Print the records again, character for character.
++++
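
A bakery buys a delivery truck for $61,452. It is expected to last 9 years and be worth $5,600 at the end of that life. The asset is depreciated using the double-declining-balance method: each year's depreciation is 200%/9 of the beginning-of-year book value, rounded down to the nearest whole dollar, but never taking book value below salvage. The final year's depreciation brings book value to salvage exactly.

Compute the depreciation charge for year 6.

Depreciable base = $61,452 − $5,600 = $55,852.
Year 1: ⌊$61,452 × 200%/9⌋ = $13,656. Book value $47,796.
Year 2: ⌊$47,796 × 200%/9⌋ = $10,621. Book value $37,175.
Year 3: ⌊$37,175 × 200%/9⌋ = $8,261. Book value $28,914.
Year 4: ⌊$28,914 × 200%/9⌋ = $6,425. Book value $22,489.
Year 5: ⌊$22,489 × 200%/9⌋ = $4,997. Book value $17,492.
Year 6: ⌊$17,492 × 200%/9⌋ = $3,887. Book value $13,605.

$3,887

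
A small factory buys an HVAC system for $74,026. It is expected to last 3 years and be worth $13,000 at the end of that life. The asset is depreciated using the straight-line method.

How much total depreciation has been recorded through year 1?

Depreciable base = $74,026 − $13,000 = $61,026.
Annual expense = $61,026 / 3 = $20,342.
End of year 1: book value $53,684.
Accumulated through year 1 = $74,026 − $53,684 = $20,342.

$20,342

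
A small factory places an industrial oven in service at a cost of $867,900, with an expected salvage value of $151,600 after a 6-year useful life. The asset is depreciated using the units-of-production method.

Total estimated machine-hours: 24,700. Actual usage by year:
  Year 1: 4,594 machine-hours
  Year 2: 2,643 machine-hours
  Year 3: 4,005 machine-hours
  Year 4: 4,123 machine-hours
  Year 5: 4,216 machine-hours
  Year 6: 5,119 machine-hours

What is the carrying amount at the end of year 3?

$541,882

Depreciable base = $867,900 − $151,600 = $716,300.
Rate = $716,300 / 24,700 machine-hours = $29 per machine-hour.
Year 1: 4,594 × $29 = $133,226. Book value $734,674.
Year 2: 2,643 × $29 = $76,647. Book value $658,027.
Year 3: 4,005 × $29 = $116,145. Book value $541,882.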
++++
### TASK OUTPUT:
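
A bakery buys a delivery truck for $61,452. It is expected to last 9 years and be worth $5,600 at the end of that life. The asset is depreciated using the double-declining-balance method: each year's depreciation is 200%/9 of the beginning-of-year book value, rounded down to the nearest whole dollar, but never taking book value below salvage. The final year's depreciation brings book value to salvage exactly.

Compute the depreciation charge for year 6.

Depreciable base = $61,452 − $5,600 = $55,852.
Year 1: ⌊$61,452 × 200%/9⌋ = $13,656. Book value $47,796.
Year 2: ⌊$47,796 × 200%/9⌋ = $10,621. Book value $37,175.
Year 3: ⌊$37,175 × 200%/9⌋ = $8,261. Book value $28,914.
Year 4: ⌊$28,914 × 200%/9⌋ = $6,425. Book value $22,489.
Year 5: ⌊$22,489 × 200%/9⌋ = $4,997. Book value $17,492.
Year 6: ⌊$17,492 × 200%/9⌋ = $3,887. Book value $13,605.

$3,887

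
A small factory buys an HVAC system for $74,026. It is expected to last 3 years and be worth $13,000 at the end of that life. The asset is depreciated using the straight-line method.

How much total depreciation has been recorded through year 1?

Depreciable base = $74,026 − $13,000 = $61,026.
Annual expense = $61,026 / 3 = $20,342.
End of year 1: book value $53,684.
Accumulated through year 1 = $74,026 − $53,684 = $20,342.

$20,342

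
A small factory places an industrial oven in service at a cost of $867,900, with an expected salvage value of $151,600 after a 6-year useful life. The asset is depreciated using the units-of-production method.

Total estimated machine-hours: 24,700. Actual usage by year:
  Year 1: 4,594 machine-hours
  Year 2: 2,643 machine-hours
  Year 3: 4,005 machine-hours
  Year 4: 4,123 machine-hours
  Year 5: 4,216 machine-hours
  Year 6: 5,119 machine-hours

What is the carrying amount at the end of year 3?

$541,882

Depreciable base = $867,900 − $151,600 = $716,300.
Rate = $716,300 / 24,700 machine-hours = $29 per machine-hour.
Year 1: 4,594 × $29 = $133,226. Book value $734,674.
Year 2: 2,643 × $29 = $76,647. Book value $658,027.
Year 3: 4,005 × $29 = $116,145. Book value $541,882.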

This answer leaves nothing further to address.